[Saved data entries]
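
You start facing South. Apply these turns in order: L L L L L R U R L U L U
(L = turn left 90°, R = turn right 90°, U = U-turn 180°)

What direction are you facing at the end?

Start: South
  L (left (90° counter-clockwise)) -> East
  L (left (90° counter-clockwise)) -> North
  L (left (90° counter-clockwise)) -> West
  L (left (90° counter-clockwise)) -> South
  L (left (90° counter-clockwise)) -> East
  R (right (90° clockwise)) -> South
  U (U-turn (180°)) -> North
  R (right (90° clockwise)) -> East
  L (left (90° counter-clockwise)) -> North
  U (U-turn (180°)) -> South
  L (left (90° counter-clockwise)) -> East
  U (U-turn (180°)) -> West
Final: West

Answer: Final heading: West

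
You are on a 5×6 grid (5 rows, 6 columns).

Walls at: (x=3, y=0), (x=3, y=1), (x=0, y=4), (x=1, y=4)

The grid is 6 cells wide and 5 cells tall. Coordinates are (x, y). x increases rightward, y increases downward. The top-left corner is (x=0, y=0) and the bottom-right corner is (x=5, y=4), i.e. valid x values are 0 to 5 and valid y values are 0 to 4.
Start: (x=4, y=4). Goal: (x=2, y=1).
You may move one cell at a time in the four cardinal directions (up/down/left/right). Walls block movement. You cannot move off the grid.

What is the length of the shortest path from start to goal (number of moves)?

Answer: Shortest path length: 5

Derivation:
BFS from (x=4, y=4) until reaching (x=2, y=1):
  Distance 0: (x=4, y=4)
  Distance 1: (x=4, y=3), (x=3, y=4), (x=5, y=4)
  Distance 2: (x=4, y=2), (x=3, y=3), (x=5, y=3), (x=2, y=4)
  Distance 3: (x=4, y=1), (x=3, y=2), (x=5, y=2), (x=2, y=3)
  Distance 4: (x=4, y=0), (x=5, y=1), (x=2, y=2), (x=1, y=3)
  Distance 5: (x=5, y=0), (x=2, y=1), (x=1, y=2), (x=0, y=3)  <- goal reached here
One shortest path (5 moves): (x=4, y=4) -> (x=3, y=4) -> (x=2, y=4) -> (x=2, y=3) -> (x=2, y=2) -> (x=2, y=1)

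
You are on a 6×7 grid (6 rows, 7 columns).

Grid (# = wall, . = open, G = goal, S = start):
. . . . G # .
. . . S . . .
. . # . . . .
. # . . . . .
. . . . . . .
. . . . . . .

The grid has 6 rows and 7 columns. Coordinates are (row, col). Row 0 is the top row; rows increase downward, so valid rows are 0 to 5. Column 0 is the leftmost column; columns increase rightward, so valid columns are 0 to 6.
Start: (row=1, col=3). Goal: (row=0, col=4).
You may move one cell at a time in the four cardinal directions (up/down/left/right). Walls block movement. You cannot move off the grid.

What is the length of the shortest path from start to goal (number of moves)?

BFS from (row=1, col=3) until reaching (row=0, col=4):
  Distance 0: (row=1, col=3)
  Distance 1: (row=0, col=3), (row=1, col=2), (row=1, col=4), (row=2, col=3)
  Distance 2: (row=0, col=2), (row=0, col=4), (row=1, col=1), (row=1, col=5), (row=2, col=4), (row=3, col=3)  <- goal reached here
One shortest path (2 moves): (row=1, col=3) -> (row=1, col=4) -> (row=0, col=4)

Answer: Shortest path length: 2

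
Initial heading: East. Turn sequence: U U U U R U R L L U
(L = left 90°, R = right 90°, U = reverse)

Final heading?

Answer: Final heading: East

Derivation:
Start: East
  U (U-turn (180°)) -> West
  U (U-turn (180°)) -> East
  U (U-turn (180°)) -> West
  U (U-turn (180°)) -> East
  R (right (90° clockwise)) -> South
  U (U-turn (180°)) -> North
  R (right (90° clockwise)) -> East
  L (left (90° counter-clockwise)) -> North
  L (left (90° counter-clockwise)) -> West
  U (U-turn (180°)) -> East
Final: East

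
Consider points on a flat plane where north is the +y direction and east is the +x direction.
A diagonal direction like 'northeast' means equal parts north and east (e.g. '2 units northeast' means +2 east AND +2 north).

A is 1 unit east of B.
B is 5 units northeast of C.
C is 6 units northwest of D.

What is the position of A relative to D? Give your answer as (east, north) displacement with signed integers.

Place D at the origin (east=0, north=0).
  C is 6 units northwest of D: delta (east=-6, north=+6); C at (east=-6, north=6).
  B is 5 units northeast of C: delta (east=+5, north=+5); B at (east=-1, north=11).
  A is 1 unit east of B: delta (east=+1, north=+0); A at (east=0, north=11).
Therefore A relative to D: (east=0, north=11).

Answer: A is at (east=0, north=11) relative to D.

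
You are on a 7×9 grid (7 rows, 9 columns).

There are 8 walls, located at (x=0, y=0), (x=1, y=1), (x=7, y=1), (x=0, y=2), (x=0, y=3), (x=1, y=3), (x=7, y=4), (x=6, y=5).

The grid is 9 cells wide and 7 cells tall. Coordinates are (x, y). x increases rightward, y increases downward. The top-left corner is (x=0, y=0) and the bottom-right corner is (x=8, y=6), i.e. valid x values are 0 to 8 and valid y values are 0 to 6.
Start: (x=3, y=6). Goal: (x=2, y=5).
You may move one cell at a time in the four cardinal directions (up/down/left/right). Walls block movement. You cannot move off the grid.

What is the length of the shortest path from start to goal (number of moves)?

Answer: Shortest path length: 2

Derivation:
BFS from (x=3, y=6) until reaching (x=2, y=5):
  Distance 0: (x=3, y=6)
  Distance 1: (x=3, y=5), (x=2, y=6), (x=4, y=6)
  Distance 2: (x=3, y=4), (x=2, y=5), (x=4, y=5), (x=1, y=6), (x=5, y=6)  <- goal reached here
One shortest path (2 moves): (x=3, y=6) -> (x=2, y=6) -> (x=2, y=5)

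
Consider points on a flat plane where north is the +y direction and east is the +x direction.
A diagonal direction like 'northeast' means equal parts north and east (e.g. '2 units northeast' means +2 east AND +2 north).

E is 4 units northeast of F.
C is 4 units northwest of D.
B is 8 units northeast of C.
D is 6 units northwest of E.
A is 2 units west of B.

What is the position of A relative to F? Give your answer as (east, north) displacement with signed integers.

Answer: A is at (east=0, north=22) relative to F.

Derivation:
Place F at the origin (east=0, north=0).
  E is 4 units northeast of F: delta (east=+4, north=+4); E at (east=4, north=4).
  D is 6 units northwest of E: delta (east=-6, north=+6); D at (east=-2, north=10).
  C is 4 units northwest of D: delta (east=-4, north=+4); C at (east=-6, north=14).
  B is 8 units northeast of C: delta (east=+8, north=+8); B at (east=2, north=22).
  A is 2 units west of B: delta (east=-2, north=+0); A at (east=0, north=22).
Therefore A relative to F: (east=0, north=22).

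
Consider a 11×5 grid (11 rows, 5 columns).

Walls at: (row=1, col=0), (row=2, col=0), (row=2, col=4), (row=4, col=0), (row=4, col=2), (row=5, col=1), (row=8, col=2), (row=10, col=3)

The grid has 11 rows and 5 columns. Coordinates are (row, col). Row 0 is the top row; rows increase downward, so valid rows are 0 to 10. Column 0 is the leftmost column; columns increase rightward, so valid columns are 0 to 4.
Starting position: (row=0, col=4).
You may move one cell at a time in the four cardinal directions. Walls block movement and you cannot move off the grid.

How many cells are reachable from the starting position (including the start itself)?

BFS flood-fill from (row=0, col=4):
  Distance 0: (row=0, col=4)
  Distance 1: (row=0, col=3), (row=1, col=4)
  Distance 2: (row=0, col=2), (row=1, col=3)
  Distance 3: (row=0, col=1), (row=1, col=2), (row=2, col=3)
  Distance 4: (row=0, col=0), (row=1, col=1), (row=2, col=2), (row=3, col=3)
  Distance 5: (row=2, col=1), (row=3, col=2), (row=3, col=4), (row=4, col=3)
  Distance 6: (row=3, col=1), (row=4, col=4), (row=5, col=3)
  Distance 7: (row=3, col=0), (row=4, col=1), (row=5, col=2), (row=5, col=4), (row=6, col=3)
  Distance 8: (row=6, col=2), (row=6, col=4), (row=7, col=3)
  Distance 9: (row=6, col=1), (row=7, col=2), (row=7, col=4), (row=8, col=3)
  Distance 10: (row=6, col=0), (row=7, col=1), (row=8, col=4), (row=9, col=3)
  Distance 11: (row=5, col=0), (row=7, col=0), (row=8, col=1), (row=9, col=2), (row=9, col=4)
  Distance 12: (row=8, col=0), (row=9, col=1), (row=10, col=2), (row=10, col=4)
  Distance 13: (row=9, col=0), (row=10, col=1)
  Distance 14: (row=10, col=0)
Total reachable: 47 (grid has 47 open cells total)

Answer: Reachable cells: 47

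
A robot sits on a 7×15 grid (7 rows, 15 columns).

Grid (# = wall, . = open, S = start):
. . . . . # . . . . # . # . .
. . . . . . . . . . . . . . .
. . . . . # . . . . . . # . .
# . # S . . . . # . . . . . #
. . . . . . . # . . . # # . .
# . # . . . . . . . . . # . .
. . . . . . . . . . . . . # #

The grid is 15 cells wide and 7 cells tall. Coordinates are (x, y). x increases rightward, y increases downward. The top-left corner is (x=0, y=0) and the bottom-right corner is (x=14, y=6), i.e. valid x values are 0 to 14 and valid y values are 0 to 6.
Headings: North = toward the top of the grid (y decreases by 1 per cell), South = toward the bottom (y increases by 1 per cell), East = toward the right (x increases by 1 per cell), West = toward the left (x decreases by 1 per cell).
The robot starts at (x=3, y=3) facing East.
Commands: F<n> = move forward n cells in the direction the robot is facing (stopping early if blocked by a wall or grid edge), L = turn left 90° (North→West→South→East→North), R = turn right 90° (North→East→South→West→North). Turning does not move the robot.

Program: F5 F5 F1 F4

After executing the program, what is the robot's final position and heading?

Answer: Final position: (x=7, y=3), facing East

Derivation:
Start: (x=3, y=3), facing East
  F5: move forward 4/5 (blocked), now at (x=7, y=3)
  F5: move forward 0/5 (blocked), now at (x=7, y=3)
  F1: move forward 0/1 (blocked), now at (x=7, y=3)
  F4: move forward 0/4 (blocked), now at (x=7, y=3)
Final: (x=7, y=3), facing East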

**ASSIGNMENT:**
Please go through the entries and show every line with the word "Coordinates".

**YOUR SOLUTION:**
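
The grid is 6 cells wide and 5 cells tall. Coordinates are (x, y). x increases rightward, y increases downward. The top-left corner is (x=0, y=0) and the bottom-right corner is (x=5, y=4), i.e. valid x values are 0 to 5 and valid y values are 0 to 4.
The grid has 6 rows and 7 columns. Coordinates are (row, col). Row 0 is the top row; rows increase downward, so valid rows are 0 to 5. Column 0 is the leftmost column; columns increase rightward, so valid columns are 0 to 6.
The grid is 9 cells wide and 7 cells tall. Coordinates are (x, y). x increases rightward, y increases downward. The top-left corner is (x=0, y=0) and the bottom-right corner is (x=8, y=6), i.e. valid x values are 0 to 8 and valid y values are 0 to 6.
The grid has 11 rows and 5 columns. Coordinates are (row, col). Row 0 is the top row; rows increase downward, so valid rows are 0 to 10. Column 0 is the leftmost column; columns increase rightward, so valid columns are 0 to 4.
The grid is 15 cells wide and 7 cells tall. Coordinates are (x, y). x increases rightward, y increases downward. The top-left corner is (x=0, y=0) and the bottom-right corner is (x=14, y=6), i.e. valid x values are 0 to 14 and valid y values are 0 to 6.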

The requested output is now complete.